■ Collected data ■
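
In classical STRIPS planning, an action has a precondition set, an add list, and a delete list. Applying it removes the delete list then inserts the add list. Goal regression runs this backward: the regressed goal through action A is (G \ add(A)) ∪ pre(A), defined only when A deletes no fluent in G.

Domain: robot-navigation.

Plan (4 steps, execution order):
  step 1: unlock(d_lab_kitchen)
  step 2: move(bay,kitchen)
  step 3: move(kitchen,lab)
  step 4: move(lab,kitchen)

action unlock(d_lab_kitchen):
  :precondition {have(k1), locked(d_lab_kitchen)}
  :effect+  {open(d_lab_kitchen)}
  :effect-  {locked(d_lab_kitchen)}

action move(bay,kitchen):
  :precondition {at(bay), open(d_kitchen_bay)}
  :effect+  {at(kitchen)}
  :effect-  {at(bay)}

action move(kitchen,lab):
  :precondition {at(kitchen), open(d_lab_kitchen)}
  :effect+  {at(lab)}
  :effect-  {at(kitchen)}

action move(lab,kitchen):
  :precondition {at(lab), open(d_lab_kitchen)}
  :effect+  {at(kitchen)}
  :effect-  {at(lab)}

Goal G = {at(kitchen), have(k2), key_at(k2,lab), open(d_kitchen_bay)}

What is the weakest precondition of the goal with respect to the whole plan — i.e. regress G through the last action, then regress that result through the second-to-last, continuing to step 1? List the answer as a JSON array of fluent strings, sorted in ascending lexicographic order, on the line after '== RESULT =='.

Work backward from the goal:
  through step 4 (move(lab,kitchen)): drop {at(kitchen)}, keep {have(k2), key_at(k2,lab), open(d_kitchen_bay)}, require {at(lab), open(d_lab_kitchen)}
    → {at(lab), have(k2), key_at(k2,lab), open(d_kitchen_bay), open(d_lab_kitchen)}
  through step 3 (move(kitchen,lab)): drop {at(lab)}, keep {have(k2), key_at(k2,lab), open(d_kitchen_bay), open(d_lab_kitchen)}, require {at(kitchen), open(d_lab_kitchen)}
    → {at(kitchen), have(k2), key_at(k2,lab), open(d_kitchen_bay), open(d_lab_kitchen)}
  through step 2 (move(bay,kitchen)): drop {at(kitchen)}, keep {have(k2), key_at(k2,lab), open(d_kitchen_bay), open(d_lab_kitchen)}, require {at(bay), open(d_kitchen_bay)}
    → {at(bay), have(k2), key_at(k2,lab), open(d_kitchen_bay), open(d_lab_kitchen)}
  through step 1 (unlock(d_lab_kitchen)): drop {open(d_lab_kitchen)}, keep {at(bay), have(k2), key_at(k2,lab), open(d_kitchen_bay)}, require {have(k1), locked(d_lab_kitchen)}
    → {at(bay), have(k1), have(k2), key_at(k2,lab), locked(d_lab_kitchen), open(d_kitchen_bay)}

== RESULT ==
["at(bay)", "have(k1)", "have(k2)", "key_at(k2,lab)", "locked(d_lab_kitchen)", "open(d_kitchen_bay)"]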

...

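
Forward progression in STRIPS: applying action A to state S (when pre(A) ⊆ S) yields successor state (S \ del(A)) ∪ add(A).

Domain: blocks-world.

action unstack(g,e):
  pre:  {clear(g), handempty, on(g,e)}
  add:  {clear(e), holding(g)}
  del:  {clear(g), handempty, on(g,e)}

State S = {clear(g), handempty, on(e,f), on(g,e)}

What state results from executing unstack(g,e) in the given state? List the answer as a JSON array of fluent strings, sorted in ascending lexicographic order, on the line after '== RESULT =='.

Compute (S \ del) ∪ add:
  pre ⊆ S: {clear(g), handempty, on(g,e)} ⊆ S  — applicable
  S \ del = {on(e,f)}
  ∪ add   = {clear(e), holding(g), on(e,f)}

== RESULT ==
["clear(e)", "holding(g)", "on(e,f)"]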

■ Exercise prompt ■
Using the data above, return every line that contains the string "when".

■ Task solution ■
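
In classical STRIPS planning, an action has a precondition set, an add list, and a delete list. Applying it removes the delete list then inserts the add list. Goal regression runs this backward: the regressed goal through action A is (G \ add(A)) ∪ pre(A), defined only when A deletes no fluent in G.
Forward progression in STRIPS: applying action A to state S (when pre(A) ⊆ S) yields successor state (S \ del(A)) ∪ add(A).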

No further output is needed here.